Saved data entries
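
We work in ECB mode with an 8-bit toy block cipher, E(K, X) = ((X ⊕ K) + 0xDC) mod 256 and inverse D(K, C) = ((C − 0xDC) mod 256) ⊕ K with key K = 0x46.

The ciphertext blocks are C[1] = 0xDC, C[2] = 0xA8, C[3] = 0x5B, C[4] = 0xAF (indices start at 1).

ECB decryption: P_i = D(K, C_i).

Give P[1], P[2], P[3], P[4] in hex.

P[1]: D(K, 0xDC) = 0x46.
P[2]: D(K, 0xA8) = 0x8A.
P[3]: D(K, 0x5B) = 0x39.
P[4]: D(K, 0xAF) = 0x95.

P[1] = 0x46, P[2] = 0x8A, P[3] = 0x39, P[4] = 0x95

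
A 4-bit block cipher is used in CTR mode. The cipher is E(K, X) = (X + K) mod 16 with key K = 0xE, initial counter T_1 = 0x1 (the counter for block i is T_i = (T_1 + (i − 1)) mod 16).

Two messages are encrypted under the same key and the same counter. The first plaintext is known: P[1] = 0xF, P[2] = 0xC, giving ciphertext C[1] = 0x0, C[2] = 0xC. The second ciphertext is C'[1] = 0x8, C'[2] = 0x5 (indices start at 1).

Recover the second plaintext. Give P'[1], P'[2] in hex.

In CTR with a reused counter, both messages share the same keystream S_i, so C_i ⊕ C'_i = P_i ⊕ P'_i and thus P'_i = P_i ⊕ C_i ⊕ C'_i.
P'[1]: 0xF ⊕ 0x0 ⊕ 0x8 = 0x7.
P'[2]: 0xC ⊕ 0xC ⊕ 0x5 = 0x5.

P'[1] = 0x7, P'[2] = 0x5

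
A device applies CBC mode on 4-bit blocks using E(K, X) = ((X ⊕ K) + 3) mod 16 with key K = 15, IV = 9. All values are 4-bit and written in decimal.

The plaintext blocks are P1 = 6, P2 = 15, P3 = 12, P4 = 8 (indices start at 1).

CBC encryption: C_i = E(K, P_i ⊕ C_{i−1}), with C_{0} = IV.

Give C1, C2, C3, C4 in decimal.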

EXERCISE: Copy out the records above without altering anything.

ANSWER FOR THIS EXERCISE:
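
We work in ECB mode with an 8-bit toy block cipher, E(K, X) = ((X ⊕ K) + 0xDC) mod 256 and inverse D(K, C) = ((C − 0xDC) mod 256) ⊕ K with key K = 0x46.

The ciphertext blocks are C[1] = 0xDC, C[2] = 0xA8, C[3] = 0x5B, C[4] = 0xAF (indices start at 1).

ECB decryption: P_i = D(K, C_i).

Give P[1], P[2], P[3], P[4] in hex.

P[1]: D(K, 0xDC) = 0x46.
P[2]: D(K, 0xA8) = 0x8A.
P[3]: D(K, 0x5B) = 0x39.
P[4]: D(K, 0xAF) = 0x95.

P[1] = 0x46, P[2] = 0x8A, P[3] = 0x39, P[4] = 0x95

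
A 4-bit block cipher is used in CTR mode. The cipher is E(K, X) = (X + K) mod 16 with key K = 0xE, initial counter T_1 = 0x1 (the counter for block i is T_i = (T_1 + (i − 1)) mod 16).

Two messages are encrypted under the same key and the same counter. The first plaintext is known: P[1] = 0xF, P[2] = 0xC, giving ciphertext C[1] = 0x0, C[2] = 0xC. The second ciphertext is C'[1] = 0x8, C'[2] = 0x5 (indices start at 1).

Recover the second plaintext. Give P'[1], P'[2] in hex.

In CTR with a reused counter, both messages share the same keystream S_i, so C_i ⊕ C'_i = P_i ⊕ P'_i and thus P'_i = P_i ⊕ C_i ⊕ C'_i.
P'[1]: 0xF ⊕ 0x0 ⊕ 0x8 = 0x7.
P'[2]: 0xC ⊕ 0xC ⊕ 0x5 = 0x5.

P'[1] = 0x7, P'[2] = 0x5

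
A device applies CBC mode on 4-bit blocks using E(K, X) = ((X ⊕ K) + 3) mod 16 with key K = 15, IV = 9. All values are 4-bit and written in decimal.

The plaintext blocks are P1 = 6, P2 = 15, P3 = 12, P4 = 8 (indices start at 1).

CBC encryption: C_i = E(K, P_i ⊕ C_{i−1}), with C_{0} = IV.

Give C1, C2, C3, C4 in decimal.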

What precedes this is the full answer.